*Problem statement*.
Copy the line with "A great-circle survey" and all lines following it through the last line of the entries, exactly as written.

*Data supplied*.
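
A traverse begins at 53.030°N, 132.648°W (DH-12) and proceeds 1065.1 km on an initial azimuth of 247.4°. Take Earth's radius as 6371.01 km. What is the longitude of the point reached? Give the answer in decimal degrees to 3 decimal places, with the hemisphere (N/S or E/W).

146.063°W

δ = d/R = 1065.1/6371.01 = 0.167179 rad
φ₂ = arcsin(sin φ₁ cos δ + cos φ₁ sin δ cos θ)
   = arcsin(0.79895·0.98606 + 0.60140·0.16640·-0.38430) = 48.53444°
λ₂ = λ₁ + atan2(sin θ sin δ cos φ₁, cos δ − sin φ₁ sin φ₂) = -146.06286°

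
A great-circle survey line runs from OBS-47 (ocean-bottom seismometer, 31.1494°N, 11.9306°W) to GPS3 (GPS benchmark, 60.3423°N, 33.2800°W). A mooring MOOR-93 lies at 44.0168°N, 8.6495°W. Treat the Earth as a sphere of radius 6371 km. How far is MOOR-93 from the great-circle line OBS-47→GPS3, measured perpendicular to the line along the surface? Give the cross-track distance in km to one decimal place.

726.3 km

δ₁₃ = central angle OBS-47→MOOR-93 = 0.229065 rad  (haversine)
θ₁₃ = bearing OBS-47→MOOR-93 = 10.444°,  θ₁₂ = bearing OBS-47→GPS3 = 340.379°
dₓₜ = R·arcsin(sin δ₁₃ · sin(θ₁₃ − θ₁₂)) = 6371·arcsin(0.22707·sin(-329.936°)) = 726.297 km
|dₓₜ| = 726.297 km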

*Answer box*.
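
A great-circle survey line runs from OBS-47 (ocean-bottom seismometer, 31.1494°N, 11.9306°W) to GPS3 (GPS benchmark, 60.3423°N, 33.2800°W). A mooring MOOR-93 lies at 44.0168°N, 8.6495°W. Treat the Earth as a sphere of radius 6371 km. How far is MOOR-93 from the great-circle line OBS-47→GPS3, measured perpendicular to the line along the surface? Give the cross-track distance in km to one decimal place.

726.3 km

δ₁₃ = central angle OBS-47→MOOR-93 = 0.229065 rad  (haversine)
θ₁₃ = bearing OBS-47→MOOR-93 = 10.444°,  θ₁₂ = bearing OBS-47→GPS3 = 340.379°
dₓₜ = R·arcsin(sin δ₁₃ · sin(θ₁₃ − θ₁₂)) = 6371·arcsin(0.22707·sin(-329.936°)) = 726.297 km
|dₓₜ| = 726.297 km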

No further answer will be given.